*Stored data entries:*
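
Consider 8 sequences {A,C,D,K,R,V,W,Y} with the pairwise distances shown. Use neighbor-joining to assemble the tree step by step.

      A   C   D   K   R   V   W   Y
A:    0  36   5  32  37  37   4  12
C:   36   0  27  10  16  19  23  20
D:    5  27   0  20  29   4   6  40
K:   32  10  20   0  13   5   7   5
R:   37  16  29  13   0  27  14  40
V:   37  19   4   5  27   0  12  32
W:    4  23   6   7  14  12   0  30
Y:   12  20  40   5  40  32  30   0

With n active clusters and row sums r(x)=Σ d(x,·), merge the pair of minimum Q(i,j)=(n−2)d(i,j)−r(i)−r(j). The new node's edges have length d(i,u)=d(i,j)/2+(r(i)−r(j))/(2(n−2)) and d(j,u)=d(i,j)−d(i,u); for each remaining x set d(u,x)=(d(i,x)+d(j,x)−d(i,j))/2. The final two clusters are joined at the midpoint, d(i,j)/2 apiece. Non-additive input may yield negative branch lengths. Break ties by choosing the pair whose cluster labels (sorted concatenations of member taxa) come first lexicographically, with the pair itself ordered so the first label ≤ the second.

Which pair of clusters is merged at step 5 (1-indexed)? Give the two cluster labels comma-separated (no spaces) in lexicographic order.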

*Assignment:*
Take the entries above and repeat them. Alter nothing.

*Solution to the problem:*
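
Consider 8 sequences {A,C,D,K,R,V,W,Y} with the pairwise distances shown. Use neighbor-joining to assemble the tree step by step.

      A   C   D   K   R   V   W   Y
A:    0  36   5  32  37  37   4  12
C:   36   0  27  10  16  19  23  20
D:    5  27   0  20  29   4   6  40
K:   32  10  20   0  13   5   7   5
R:   37  16  29  13   0  27  14  40
V:   37  19   4   5  27   0  12  32
W:    4  23   6   7  14  12   0  30
Y:   12  20  40   5  40  32  30   0

With n active clusters and row sums r(x)=Σ d(x,·), merge the pair of minimum Q(i,j)=(n−2)d(i,j)−r(i)−r(j). The new node's edges have length d(i,u)=d(i,j)/2+(r(i)−r(j))/(2(n−2)) and d(j,u)=d(i,j)−d(i,u); for each remaining x set d(u,x)=(d(i,x)+d(j,x)−d(i,j))/2. The final two clusters are joined at the midpoint, d(i,j)/2 apiece. Non-additive input may yield negative branch lengths. Break ties by choosing the pair whose cluster labels (sorted concatenations of member taxa) come first lexicographically, with the pair itself ordered so the first label ≤ the second.

Which pair of clusters is merged at step 5 (1-indexed)? Give the two cluster labels comma-separated (no spaces) in lexicographic order.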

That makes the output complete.